(Dataset content):
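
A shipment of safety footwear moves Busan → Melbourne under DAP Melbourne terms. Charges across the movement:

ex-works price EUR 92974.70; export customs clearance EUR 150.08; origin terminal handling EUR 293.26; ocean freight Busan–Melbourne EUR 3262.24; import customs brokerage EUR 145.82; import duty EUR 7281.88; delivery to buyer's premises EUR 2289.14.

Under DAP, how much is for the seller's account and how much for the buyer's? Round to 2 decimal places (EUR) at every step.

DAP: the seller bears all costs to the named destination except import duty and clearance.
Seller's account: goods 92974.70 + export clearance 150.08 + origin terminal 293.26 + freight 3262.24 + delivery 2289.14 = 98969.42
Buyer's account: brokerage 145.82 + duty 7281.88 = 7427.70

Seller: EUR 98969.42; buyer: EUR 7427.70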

--

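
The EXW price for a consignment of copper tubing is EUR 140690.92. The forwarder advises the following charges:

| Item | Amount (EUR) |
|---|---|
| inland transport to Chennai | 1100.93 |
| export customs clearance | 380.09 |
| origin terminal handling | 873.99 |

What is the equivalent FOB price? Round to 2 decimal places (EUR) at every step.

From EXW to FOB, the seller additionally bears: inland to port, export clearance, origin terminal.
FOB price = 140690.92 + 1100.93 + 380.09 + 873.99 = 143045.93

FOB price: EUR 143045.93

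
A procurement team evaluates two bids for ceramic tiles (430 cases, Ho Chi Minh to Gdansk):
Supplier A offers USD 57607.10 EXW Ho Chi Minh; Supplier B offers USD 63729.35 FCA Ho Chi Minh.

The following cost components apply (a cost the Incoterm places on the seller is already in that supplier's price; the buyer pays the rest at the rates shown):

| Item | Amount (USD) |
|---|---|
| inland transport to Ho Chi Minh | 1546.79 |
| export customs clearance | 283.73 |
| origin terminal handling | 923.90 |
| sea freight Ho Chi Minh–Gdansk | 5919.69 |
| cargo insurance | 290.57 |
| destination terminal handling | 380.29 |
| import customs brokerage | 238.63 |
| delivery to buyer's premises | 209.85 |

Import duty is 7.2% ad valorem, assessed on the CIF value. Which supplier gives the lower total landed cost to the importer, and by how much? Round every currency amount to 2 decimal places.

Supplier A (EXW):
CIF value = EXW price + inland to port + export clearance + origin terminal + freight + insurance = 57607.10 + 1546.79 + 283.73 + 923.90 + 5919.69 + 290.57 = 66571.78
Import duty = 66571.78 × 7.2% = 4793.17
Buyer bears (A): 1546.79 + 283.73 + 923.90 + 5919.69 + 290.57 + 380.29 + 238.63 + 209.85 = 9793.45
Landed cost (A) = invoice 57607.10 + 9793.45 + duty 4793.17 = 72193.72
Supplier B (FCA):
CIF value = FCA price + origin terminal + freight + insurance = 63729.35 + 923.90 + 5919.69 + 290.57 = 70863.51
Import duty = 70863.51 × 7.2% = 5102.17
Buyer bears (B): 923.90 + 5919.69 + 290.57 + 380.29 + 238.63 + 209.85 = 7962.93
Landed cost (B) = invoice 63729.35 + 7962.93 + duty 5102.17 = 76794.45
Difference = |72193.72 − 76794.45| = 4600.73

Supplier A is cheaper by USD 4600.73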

(Your objective): Above are the records. Copy the lines beginning at the one that has "Supplier A offers" and ending with the one that has "premises | 209.85 |", unchanged.

(Answer to this problem):
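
Supplier A offers USD 57607.10 EXW Ho Chi Minh; Supplier B offers USD 63729.35 FCA Ho Chi Minh.

The following cost components apply (a cost the Incoterm places on the seller is already in that supplier's price; the buyer pays the rest at the rates shown):

| Item | Amount (USD) |
|---|---|
| inland transport to Ho Chi Minh | 1546.79 |
| export customs clearance | 283.73 |
| origin terminal handling | 923.90 |
| sea freight Ho Chi Minh–Gdansk | 5919.69 |
| cargo insurance | 290.57 |
| destination terminal handling | 380.29 |
| import customs brokerage | 238.63 |
| delivery to buyer's premises | 209.85 |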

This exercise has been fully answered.